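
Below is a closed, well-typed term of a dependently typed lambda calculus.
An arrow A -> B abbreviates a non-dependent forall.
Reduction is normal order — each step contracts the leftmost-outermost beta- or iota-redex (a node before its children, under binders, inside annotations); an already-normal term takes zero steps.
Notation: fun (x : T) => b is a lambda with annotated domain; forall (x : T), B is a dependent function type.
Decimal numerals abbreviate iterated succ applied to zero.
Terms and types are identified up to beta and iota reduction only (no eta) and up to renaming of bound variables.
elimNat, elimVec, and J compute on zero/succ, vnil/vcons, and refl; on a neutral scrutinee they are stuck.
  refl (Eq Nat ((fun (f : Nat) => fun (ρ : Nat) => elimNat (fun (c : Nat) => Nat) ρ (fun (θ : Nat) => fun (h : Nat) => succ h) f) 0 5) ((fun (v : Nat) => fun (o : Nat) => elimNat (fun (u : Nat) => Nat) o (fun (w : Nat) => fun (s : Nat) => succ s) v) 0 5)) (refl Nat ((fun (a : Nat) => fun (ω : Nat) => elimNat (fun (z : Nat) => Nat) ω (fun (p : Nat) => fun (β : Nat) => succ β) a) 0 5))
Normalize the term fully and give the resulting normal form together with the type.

normal form:
  refl (Eq Nat 5 5) (refl Nat 5)
type:
  Eq (Eq Nat 5 5) (refl Nat 5) (refl Nat 5)
observation: 9 normal-order steps separate the term from its normal form.


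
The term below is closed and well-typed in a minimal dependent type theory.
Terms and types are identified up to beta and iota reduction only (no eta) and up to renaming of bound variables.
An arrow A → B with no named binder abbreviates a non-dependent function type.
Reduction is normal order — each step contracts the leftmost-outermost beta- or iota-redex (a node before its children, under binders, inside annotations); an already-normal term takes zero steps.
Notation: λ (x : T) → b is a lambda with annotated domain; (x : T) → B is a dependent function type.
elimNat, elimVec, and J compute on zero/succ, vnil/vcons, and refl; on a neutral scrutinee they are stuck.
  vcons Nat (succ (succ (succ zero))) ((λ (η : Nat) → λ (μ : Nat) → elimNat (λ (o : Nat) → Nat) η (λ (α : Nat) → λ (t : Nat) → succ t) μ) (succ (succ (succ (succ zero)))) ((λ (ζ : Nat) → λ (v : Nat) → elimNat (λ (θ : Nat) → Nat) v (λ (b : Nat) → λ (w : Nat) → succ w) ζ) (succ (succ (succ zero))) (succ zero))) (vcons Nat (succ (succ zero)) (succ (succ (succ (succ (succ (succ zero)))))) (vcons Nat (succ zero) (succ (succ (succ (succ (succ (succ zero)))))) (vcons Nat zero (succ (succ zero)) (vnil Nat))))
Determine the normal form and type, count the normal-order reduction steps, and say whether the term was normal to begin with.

resulting normal form:
  vcons Nat (succ (succ (succ zero))) (succ (succ (succ (succ (succ (succ (succ (succ zero)))))))) (vcons Nat (succ (succ zero)) (succ (succ (succ (succ (succ (succ zero)))))) (vcons Nat (succ zero) (succ (succ (succ (succ (succ (succ zero)))))) (vcons Nat zero (succ (succ zero)) (vnil Nat))))
inferred type:
  Vec Nat (succ (succ (succ (succ zero))))
reduction steps (normal order): 27
already normal: no
first redex: a beta-redex


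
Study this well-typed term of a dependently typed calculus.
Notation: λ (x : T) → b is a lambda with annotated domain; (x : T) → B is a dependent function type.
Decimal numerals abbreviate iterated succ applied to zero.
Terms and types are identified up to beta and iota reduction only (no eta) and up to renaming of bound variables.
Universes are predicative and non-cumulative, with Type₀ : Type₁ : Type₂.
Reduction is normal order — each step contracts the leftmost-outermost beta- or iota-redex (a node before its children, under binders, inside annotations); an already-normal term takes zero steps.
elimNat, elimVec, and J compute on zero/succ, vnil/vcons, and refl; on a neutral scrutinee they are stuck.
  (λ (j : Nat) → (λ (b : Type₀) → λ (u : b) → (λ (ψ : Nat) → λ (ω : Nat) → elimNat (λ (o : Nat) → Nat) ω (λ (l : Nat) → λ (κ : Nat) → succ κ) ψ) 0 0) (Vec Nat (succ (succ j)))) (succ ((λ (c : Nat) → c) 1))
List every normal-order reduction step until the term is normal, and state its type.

reduction (normal order):
  (λ (j : Nat) → (λ (b : Type₀) → λ (u : b) → (λ (ψ : Nat) → λ (ω : Nat) → elimNat (λ (o : Nat) → Nat) ω (λ (l : Nat) → λ (κ : Nat) → succ κ) ψ) 0 0) (Vec Nat (succ (succ j)))) (succ ((λ (c : Nat) → c) 1))
  ~> (λ (j : Type₀) → λ (b : j) → (λ (u : Nat) → λ (ψ : Nat) → elimNat (λ (ω : Nat) → Nat) ψ (λ (o : Nat) → λ (l : Nat) → succ l) u) 0 0) (Vec Nat (succ (succ (succ ((λ (κ : Nat) → κ) 1)))))
  ~> λ (j : Vec Nat (succ (succ (succ ((λ (b : Nat) → b) 1))))) → (λ (u : Nat) → λ (ψ : Nat) → elimNat (λ (ω : Nat) → Nat) ψ (λ (o : Nat) → λ (l : Nat) → succ l) u) 0 0
  ~> λ (j : Vec Nat 4) → (λ (b : Nat) → λ (u : Nat) → elimNat (λ (ψ : Nat) → Nat) u (λ (ω : Nat) → λ (o : Nat) → succ o) b) 0 0
  ~> λ (j : Vec Nat 4) → (λ (b : Nat) → elimNat (λ (u : Nat) → Nat) b (λ (ψ : Nat) → λ (ω : Nat) → succ ω) 0) 0
  ~> λ (j : Vec Nat 4) → elimNat (λ (b : Nat) → Nat) 0 (λ (u : Nat) → λ (ψ : Nat) → succ ψ) 0
  ~> λ (j : Vec Nat 4) → 0
the term's type:
  (j : Vec Nat 4) → Nat


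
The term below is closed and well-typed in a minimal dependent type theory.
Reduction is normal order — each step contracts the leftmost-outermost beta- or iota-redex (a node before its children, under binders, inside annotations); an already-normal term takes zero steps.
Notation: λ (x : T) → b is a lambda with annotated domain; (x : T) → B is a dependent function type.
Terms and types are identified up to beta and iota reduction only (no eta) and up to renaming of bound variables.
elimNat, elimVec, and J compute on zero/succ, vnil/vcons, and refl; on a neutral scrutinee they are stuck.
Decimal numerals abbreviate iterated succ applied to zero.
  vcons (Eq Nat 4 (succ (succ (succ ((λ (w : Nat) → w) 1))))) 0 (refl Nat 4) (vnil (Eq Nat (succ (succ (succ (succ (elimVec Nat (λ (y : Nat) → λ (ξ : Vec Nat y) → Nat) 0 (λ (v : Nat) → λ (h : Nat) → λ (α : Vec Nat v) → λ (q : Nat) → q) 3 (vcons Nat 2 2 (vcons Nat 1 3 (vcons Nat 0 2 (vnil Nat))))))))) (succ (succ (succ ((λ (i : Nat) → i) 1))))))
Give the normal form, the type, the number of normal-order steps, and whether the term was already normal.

resulting normal form:
  vcons (Eq Nat 4 4) 0 (refl Nat 4) (vnil (Eq Nat 4 4))
the term's type:
  Vec (Eq Nat 4 4) 1
reduction steps (normal order): 18
term was already normal: no
first redex: a beta-redex


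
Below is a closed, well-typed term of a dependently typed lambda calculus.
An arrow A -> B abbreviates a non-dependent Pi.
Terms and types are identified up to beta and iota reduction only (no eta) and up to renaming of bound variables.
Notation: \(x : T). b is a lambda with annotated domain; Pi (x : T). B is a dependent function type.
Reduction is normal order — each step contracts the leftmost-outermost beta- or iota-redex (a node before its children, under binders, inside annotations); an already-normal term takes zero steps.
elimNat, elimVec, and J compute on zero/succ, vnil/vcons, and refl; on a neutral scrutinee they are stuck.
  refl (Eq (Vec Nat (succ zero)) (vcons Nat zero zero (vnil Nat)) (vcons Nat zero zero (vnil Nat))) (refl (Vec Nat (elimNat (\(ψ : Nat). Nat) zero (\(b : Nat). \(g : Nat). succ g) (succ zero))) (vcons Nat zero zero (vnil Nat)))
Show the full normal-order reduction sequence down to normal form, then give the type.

reduction (normal order):
  refl (Eq (Vec Nat (succ zero)) (vcons Nat zero zero (vnil Nat)) (vcons Nat zero zero (vnil Nat))) (refl (Vec Nat (elimNat (\(ψ : Nat). Nat) zero (\(b : Nat). \(g : Nat). succ g) (succ zero))) (vcons Nat zero zero (vnil Nat)))
  ~> refl (Eq (Vec Nat (succ zero)) (vcons Nat zero zero (vnil Nat)) (vcons Nat zero zero (vnil Nat))) (refl (Vec Nat ((\(ψ : Nat). \(b : Nat). succ b) zero (elimNat (\(g : Nat). Nat) zero (\(d : Nat). \(h : Nat). succ h) zero))) (vcons Nat zero zero (vnil Nat)))
  ~> refl (Eq (Vec Nat (succ zero)) (vcons Nat zero zero (vnil Nat)) (vcons Nat zero zero (vnil Nat))) (refl (Vec Nat ((\(ψ : Nat). succ ψ) (elimNat (\(b : Nat). Nat) zero (\(g : Nat). \(d : Nat). succ d) zero))) (vcons Nat zero zero (vnil Nat)))
  ~> refl (Eq (Vec Nat (succ zero)) (vcons Nat zero zero (vnil Nat)) (vcons Nat zero zero (vnil Nat))) (refl (Vec Nat (succ (elimNat (\(ψ : Nat). Nat) zero (\(b : Nat). \(g : Nat). succ g) zero))) (vcons Nat zero zero (vnil Nat)))
  ~> refl (Eq (Vec Nat (succ zero)) (vcons Nat zero zero (vnil Nat)) (vcons Nat zero zero (vnil Nat))) (refl (Vec Nat (succ zero)) (vcons Nat zero zero (vnil Nat)))
type:
  Eq (Eq (Vec Nat (succ zero)) (vcons Nat zero zero (vnil Nat)) (vcons Nat zero zero (vnil Nat))) (refl (Vec Nat (succ zero)) (vcons Nat zero zero (vnil Nat))) (refl (Vec Nat (succ zero)) (vcons Nat zero zero (vnil Nat)))


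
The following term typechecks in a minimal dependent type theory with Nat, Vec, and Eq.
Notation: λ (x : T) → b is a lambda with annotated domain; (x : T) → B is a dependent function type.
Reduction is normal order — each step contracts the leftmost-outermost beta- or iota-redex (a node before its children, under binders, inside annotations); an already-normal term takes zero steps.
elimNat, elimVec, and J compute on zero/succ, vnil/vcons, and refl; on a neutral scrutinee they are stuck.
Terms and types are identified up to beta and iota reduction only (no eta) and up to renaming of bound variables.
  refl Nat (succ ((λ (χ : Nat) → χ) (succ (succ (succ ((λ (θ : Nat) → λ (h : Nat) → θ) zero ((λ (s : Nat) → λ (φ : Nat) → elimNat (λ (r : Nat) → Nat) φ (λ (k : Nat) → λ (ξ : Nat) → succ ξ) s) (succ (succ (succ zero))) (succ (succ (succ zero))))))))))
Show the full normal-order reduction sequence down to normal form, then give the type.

reduction (normal order):
  refl Nat (succ ((λ (χ : Nat) → χ) (succ (succ (succ ((λ (θ : Nat) → λ (h : Nat) → θ) zero ((λ (s : Nat) → λ (φ : Nat) → elimNat (λ (r : Nat) → Nat) φ (λ (k : Nat) → λ (ξ : Nat) → succ ξ) s) (succ (succ (succ zero))) (succ (succ (succ zero))))))))))
  ~> refl Nat (succ (succ (succ (succ ((λ (χ : Nat) → λ (θ : Nat) → χ) zero ((λ (h : Nat) → λ (s : Nat) → elimNat (λ (φ : Nat) → Nat) s (λ (r : Nat) → λ (k : Nat) → succ k) h) (succ (succ (succ zero))) (succ (succ (succ zero)))))))))
  ~> refl Nat (succ (succ (succ (succ ((λ (χ : Nat) → zero) ((λ (θ : Nat) → λ (h : Nat) → elimNat (λ (s : Nat) → Nat) h (λ (φ : Nat) → λ (r : Nat) → succ r) θ) (succ (succ (succ zero))) (succ (succ (succ zero)))))))))
  ~> refl Nat (succ (succ (succ (succ zero))))
type:
  Eq Nat (succ (succ (succ (succ zero)))) (succ (succ (succ (succ zero))))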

**Task statement:**
The string "abbreviates": state how many lines above contain it, giving nothing but the number.

**Exercise result:**
3